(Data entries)

# # # # # # #

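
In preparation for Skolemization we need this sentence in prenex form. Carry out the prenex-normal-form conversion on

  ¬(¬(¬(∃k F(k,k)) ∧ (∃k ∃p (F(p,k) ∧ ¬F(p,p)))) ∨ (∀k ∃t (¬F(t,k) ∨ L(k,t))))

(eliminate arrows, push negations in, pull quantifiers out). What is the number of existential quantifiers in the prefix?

Push ¬ through the quantifiers and connectives to reach negation normal form:
  (∀k ¬F(k,k)) ∧ (∃k ∃p (F(p,k) ∧ ¬F(p,p))) ∧ (∃k ∀t (F(t,k) ∧ ¬L(k,t)))
Give each quantifier a distinct variable: k↦w, k↦y.
  (∀k ¬F(k,k)) ∧ (∃w ∃p (F(p,w) ∧ ¬F(p,p))) ∧ (∃y ∀t (F(t,y) ∧ ¬L(y,t)))
Pull the quantifiers to the front (each side's bound variable is not free in the other side):
  ∀k ∃w ∃p ∃y ∀t (¬F(k,k) ∧ F(p,w) ∧ ¬F(p,p) ∧ F(t,y) ∧ ¬L(y,t))
The prefix is ∀k ∃w ∃p ∃y ∀t: 2 universal, 3 existential.

3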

# # # # # # #

**TASK DETAILS:** Only one stretch is wanted, so please give again exactly the lines from the start of the data through the line containing "(¬F(t,k) ∨ L(k,t))))", both ends included.

**RESPONSE TO THE TASK:**
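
In preparation for Skolemization we need this sentence in prenex form. Carry out the prenex-normal-form conversion on

  ¬(¬(¬(∃k F(k,k)) ∧ (∃k ∃p (F(p,k) ∧ ¬F(p,p)))) ∨ (∀k ∃t (¬F(t,k) ∨ L(k,t))))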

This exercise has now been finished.